Task prompt:
Pull every line that includes the word "EmptySet" from the data.

[Records drawn from a dataset]
——

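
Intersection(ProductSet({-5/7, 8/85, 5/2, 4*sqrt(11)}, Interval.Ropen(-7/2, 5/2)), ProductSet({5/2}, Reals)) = ProductSet({5/2}, Interval.Ropen(-7/2, 5/2))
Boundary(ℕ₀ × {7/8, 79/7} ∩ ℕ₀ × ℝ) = ℕ₀ × {7/8, 79/7}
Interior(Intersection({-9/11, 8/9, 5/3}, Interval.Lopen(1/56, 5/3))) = EmptySet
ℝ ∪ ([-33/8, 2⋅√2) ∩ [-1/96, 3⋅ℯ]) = (-∞, ∞)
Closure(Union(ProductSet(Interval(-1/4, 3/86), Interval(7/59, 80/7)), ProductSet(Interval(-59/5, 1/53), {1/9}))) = Union(ProductSet(Interval(-59/5, 1/53), {1/9}), ProductSet(Interval(-1/4, 3/86), Interval(7/59, 80/7)))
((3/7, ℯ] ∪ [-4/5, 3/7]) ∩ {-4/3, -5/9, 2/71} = {-5/9, 2/71}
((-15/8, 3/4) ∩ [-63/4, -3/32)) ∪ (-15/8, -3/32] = (-15/8, -3/32]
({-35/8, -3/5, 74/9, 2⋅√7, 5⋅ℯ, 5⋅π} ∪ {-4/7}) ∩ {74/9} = {74/9}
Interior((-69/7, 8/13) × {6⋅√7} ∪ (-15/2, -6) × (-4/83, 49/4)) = (-15/2, -6) × (-4/83, 49/4)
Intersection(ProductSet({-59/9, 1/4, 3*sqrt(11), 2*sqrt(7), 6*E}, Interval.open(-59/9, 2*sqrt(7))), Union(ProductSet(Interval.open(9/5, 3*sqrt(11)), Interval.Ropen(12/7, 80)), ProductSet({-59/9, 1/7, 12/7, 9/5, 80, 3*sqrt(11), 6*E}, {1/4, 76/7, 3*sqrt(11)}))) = Union(ProductSet({2*sqrt(7)}, Interval.Ropen(12/7, 2*sqrt(7))), ProductSet({-59/9, 3*sqrt(11), 6*E}, {1/4}))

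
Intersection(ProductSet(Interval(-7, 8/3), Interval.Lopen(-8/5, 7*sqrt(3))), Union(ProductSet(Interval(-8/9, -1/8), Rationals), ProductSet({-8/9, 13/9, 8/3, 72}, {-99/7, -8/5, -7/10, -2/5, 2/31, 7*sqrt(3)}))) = Union(ProductSet({-8/9, 13/9, 8/3}, {-7/10, -2/5, 2/31, 7*sqrt(3)}), ProductSet(Interval(-8/9, -1/8), Intersection(Interval.Lopen(-8/5, 7*sqrt(3)), Rationals)))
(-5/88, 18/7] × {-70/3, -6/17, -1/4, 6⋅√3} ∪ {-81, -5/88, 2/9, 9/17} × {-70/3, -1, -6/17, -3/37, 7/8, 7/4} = ({-81, -5/88, 2/9, 9/17} × {-70/3, -1, -6/17, -3/37, 7/8, 7/4}) ∪ ((-5/88, 18/7] × {-70/3, -6/17, -1/4, 6⋅√3})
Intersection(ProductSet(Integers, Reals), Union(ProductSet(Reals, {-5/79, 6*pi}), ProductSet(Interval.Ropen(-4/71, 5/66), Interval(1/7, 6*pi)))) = Union(ProductSet(Integers, {-5/79, 6*pi}), ProductSet(Range(0, 1, 1), Interval(1/7, 6*pi)))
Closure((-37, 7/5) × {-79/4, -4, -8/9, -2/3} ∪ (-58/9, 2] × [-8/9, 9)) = ({-58/9, 2} × [-8/9, 9]) ∪ ([-58/9, 2] × {-8/9, 9}) ∪ ([-37, 7/5] × {-79/4, -4, -8/9}) ∪ ([-37, 7/5) × {-79/4, -4, -8/9, -2/3}) ∪ ((-58/9, 2] × [-8/9, 9))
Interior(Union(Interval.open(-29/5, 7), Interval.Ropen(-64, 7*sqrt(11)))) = Interval.open(-64, 7*sqrt(11))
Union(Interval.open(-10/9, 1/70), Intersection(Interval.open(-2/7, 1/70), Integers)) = Union(Interval.open(-10/9, 1/70), Range(0, 1, 1))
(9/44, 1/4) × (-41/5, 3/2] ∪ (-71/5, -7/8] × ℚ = ((-71/5, -7/8] × ℚ) ∪ ((9/44, 1/4) × (-41/5, 3/2])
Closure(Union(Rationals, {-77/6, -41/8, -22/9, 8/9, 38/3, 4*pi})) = Reals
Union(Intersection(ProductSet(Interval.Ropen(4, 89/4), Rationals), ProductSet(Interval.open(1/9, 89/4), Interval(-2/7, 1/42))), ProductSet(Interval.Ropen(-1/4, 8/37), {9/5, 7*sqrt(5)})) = Union(ProductSet(Interval.Ropen(-1/4, 8/37), {9/5, 7*sqrt(5)}), ProductSet(Interval.Ropen(4, 89/4), Intersection(Interval(-2/7, 1/42), Rationals)))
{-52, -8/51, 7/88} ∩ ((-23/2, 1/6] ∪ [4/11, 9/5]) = {-8/51, 7/88}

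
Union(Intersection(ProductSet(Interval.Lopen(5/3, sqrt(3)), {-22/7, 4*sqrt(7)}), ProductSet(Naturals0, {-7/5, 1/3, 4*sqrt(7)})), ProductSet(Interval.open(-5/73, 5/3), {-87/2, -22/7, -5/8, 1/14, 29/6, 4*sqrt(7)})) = ProductSet(Interval.open(-5/73, 5/3), {-87/2, -22/7, -5/8, 1/14, 29/6, 4*sqrt(7)})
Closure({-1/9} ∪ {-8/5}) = {-8/5, -1/9}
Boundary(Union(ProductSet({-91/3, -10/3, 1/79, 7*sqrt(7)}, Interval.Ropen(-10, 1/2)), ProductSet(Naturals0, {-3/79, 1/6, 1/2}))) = Union(ProductSet({-91/3, -10/3, 1/79, 7*sqrt(7)}, Interval(-10, 1/2)), ProductSet(Naturals0, {-3/79, 1/6, 1/2}))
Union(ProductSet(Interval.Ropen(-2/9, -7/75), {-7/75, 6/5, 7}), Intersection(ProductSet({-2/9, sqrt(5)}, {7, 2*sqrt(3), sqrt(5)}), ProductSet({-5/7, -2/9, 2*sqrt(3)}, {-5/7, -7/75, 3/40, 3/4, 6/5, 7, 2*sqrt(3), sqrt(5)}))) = Union(ProductSet({-2/9}, {7, 2*sqrt(3), sqrt(5)}), ProductSet(Interval.Ropen(-2/9, -7/75), {-7/75, 6/5, 7}))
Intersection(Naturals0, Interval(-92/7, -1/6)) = EmptySet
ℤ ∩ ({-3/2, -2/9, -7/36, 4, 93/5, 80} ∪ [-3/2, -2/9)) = {-1} ∪ {4, 80}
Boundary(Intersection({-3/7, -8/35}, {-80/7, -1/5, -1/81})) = EmptySet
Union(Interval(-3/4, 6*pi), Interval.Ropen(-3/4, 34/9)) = Interval(-3/4, 6*pi)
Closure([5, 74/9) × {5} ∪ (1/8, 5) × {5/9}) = ([1/8, 5] × {5/9}) ∪ ([5, 74/9] × {5})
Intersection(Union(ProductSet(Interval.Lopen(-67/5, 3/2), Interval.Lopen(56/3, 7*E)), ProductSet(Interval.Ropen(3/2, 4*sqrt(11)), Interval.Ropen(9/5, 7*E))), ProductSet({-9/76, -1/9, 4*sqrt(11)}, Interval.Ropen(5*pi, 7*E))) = ProductSet({-9/76, -1/9}, Interval.open(56/3, 7*E))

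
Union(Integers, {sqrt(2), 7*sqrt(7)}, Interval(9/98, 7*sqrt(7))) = Union(Integers, Interval(9/98, 7*sqrt(7)))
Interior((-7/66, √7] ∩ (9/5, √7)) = (9/5, √7)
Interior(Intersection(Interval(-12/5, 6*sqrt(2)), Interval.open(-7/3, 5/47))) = Interval.open(-7/3, 5/47)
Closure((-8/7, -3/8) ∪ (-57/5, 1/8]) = [-57/5, 1/8]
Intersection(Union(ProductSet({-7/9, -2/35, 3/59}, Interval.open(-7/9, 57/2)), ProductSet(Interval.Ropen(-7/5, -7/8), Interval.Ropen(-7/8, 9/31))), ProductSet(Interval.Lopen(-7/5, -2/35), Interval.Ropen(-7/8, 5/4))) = Union(ProductSet({-7/9, -2/35}, Interval.open(-7/9, 5/4)), ProductSet(Interval.open(-7/5, -7/8), Interval.Ropen(-7/8, 9/31)))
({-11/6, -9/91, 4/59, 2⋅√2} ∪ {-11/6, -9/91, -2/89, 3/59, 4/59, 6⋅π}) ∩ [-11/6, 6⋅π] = {-11/6, -9/91, -2/89, 3/59, 4/59, 2⋅√2, 6⋅π}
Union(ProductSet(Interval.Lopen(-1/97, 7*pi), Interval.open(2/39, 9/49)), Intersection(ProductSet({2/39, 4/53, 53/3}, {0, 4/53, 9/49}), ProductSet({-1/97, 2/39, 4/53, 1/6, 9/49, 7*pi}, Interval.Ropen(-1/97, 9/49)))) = Union(ProductSet({2/39, 4/53}, {0, 4/53}), ProductSet(Interval.Lopen(-1/97, 7*pi), Interval.open(2/39, 9/49)))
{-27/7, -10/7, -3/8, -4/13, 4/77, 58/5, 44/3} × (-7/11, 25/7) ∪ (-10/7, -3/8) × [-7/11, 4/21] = ((-10/7, -3/8) × [-7/11, 4/21]) ∪ ({-27/7, -10/7, -3/8, -4/13, 4/77, 58/5, 44/3} × (-7/11, 25/7))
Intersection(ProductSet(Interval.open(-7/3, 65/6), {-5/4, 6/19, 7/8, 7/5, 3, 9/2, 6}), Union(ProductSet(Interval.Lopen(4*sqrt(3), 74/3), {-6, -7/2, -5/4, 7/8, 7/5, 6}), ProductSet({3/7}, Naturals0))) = Union(ProductSet({3/7}, {3, 6}), ProductSet(Interval.open(4*sqrt(3), 65/6), {-5/4, 7/8, 7/5, 6}))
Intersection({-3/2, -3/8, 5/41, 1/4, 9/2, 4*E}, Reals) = {-3/2, -3/8, 5/41, 1/4, 9/2, 4*E}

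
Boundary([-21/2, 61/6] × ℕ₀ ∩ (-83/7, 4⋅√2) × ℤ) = [-21/2, 4⋅√2] × ℕ₀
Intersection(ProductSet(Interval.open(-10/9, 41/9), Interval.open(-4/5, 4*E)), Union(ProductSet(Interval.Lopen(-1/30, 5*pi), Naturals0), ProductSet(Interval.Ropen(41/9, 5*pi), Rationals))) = ProductSet(Interval.open(-1/30, 41/9), Range(0, 11, 1))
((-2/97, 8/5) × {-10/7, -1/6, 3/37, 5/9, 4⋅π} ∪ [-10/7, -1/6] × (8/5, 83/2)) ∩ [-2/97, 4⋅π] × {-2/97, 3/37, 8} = (-2/97, 8/5) × {3/37}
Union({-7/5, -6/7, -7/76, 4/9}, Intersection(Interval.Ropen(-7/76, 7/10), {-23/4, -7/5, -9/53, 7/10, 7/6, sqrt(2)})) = {-7/5, -6/7, -7/76, 4/9}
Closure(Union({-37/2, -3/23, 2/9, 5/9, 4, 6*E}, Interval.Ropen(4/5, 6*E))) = Union({-37/2, -3/23, 2/9, 5/9}, Interval(4/5, 6*E))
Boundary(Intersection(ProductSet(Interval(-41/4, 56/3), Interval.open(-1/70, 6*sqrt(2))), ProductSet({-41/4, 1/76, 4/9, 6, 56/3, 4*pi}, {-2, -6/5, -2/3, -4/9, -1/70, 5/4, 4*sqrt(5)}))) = ProductSet({-41/4, 1/76, 4/9, 6, 56/3, 4*pi}, {5/4})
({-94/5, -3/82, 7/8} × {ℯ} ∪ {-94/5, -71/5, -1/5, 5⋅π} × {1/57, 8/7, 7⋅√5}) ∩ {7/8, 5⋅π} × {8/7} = {5⋅π} × {8/7}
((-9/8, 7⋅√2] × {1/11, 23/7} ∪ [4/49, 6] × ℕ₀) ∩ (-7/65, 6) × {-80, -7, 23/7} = (-7/65, 6) × {23/7}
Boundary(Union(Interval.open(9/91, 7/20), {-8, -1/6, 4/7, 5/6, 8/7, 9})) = {-8, -1/6, 9/91, 7/20, 4/7, 5/6, 8/7, 9}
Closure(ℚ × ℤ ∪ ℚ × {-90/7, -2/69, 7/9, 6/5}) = ℝ × (ℤ ∪ {-90/7, -2/69, 7/9, 6/5})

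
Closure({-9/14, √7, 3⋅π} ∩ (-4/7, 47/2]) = {√7, 3⋅π}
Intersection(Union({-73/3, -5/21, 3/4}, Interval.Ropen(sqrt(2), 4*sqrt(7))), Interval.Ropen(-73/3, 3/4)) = {-73/3, -5/21}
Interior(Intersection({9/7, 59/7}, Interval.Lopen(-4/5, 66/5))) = EmptySet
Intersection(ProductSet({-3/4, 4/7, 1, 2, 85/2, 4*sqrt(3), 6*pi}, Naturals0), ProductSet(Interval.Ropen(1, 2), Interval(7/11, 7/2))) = ProductSet({1}, Range(1, 4, 1))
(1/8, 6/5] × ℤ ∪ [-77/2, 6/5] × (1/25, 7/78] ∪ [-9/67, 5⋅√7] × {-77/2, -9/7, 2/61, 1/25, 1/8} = ((1/8, 6/5] × ℤ) ∪ ([-77/2, 6/5] × (1/25, 7/78]) ∪ ([-9/67, 5⋅√7] × {-77/2, -9/7, 2/61, 1/25, 1/8})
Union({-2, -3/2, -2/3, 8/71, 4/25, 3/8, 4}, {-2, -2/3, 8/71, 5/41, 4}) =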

——

Response area:
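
Interior(Intersection({-9/11, 8/9, 5/3}, Interval.Lopen(1/56, 5/3))) = EmptySet
Intersection(Naturals0, Interval(-92/7, -1/6)) = EmptySet
Boundary(Intersection({-3/7, -8/35}, {-80/7, -1/5, -1/81})) = EmptySet
Interior(Intersection({9/7, 59/7}, Interval.Lopen(-4/5, 66/5))) = EmptySet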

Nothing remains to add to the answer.